* **YOUR ASSIGNMENT**
Note every line in the entries that contains the string "rules", and copy it.

(Stored items)
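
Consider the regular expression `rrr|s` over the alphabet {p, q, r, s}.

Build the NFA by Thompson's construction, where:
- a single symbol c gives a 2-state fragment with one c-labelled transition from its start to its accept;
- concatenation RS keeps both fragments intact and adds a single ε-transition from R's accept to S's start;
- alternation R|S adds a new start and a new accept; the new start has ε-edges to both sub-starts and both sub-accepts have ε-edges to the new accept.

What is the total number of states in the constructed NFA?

10

Bottom-up over the parse tree:
Each of the 4 symbol leaves contributes a 2-state fragment.
  rrr → 6 states
  rrr|s → 10 states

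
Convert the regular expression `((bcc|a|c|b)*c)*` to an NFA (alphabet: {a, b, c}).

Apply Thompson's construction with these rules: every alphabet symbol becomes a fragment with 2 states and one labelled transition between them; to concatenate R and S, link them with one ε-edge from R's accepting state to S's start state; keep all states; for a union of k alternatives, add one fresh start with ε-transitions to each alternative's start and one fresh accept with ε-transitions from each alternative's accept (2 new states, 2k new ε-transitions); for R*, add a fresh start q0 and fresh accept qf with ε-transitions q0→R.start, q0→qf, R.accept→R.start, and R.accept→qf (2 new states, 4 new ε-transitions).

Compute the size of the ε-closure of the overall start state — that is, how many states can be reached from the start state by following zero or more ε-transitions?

Let C(F) = |ε-closure(F.start)| within fragment F, and note whether F accepts ε. Symbol fragments have C = 1 and do not accept ε. Then:
  bcc → |closure| equals the left operand's closure size = 1 (its accept is not ε-reachable, so the closure stops there)
  bcc|a|c|b → |closure| = 1 + 1 + 1 + 1 + 1 = 5 (the new accept is not ε-reachable since no branch accepts ε)
  (bcc|a|c|b)* → new start has ε-edges to the inner start and to the new accept, so |closure| = 2 + 5 = 7
  (bcc|a|c|b)*c → the left operand accepts ε, so the closure extends into the next operand (via the concat ε-link); |closure| = 7 + 1 = 8
  ((bcc|a|c|b)*c)* → the star's fresh start ε-reaches both the body's start and the fresh accept: |closure| = 2 + 8 = 10

10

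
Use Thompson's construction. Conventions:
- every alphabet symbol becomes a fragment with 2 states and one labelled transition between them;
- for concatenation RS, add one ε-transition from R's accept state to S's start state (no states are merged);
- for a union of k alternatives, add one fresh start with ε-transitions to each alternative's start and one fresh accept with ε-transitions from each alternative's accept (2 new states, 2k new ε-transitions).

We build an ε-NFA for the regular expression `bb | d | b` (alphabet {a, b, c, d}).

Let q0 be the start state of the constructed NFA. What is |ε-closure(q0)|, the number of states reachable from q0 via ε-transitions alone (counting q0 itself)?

4

Compute the ε-closure size of each fragment's start state recursively; a symbol fragment's start has no outgoing ε-edge, so its closure is just itself (size 1).
  bb → |ε-closure| equals the left operand's closure size = 1 (its accept is not ε-reachable, so the closure stops there)
  bb | d | b → new start ε-reaches every alternative's start; none of them accept ε, so the new accept is not reached: |ε-closure| = 1 + 1 + 1 + 1 = 4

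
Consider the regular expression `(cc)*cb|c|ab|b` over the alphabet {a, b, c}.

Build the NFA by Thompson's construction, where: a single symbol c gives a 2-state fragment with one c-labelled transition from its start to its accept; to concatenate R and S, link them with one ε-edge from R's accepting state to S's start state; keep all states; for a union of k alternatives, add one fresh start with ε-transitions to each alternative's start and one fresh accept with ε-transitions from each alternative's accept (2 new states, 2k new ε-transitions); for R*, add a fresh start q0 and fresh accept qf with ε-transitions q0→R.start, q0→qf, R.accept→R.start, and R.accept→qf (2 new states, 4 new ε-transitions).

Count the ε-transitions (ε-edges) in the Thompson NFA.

16

Per subexpression:
Each of the 8 symbol leaves contributes 0 ε-transitions.
  cc = 1 ε-transition
  (cc)* = 5 ε-transitions
  (cc)*cb = 7 ε-transitions
  ab = 1 ε-transition
  (cc)*cb|c|ab|b = 16 ε-transitions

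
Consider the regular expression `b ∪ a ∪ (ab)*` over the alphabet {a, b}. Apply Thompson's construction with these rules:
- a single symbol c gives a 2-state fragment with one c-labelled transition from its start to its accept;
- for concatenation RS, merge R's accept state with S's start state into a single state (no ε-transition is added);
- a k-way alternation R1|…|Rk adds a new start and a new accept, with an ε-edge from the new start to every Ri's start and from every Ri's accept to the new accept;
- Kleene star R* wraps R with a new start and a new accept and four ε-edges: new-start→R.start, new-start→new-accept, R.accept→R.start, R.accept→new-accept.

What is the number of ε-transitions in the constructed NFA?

Bottom-up over the parse tree:
Each of the 4 symbol leaves contributes 0 ε-transitions.
  ab — 0 ε-transitions
  (ab)* — 4 ε-transitions
  b ∪ a ∪ (ab)* — 10 ε-transitions

10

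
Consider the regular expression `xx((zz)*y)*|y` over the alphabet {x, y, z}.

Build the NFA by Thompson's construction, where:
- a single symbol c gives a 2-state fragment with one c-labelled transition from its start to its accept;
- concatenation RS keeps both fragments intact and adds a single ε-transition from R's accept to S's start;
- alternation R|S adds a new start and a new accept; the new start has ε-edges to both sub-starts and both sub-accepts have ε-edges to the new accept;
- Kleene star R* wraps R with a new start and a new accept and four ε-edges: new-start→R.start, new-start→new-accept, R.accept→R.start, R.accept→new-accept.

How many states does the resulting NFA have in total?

Bottom-up over the parse tree:
Each of the 6 symbol leaves contributes a 2-state fragment.
  zz → 4 states
  (zz)* → 6 states
  (zz)*y → 8 states
  ((zz)*y)* → 10 states
  xx((zz)*y)* → 14 states
  xx((zz)*y)*|y → 18 states

18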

* **TASK SOLUTION**
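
Apply Thompson's construction with these rules: every alphabet symbol becomes a fragment with 2 states and one labelled transition between them; to concatenate R and S, link them with one ε-edge from R's accepting state to S's start state; keep all states; for a union of k alternatives, add one fresh start with ε-transitions to each alternative's start and one fresh accept with ε-transitions from each alternative's accept (2 new states, 2k new ε-transitions); for R*, add a fresh start q0 and fresh accept qf with ε-transitions q0→R.start, q0→qf, R.accept→R.start, and R.accept→qf (2 new states, 4 new ε-transitions).
Consider the regular expression `b ∪ a ∪ (ab)*` over the alphabet {a, b}. Apply Thompson's construction with these rules: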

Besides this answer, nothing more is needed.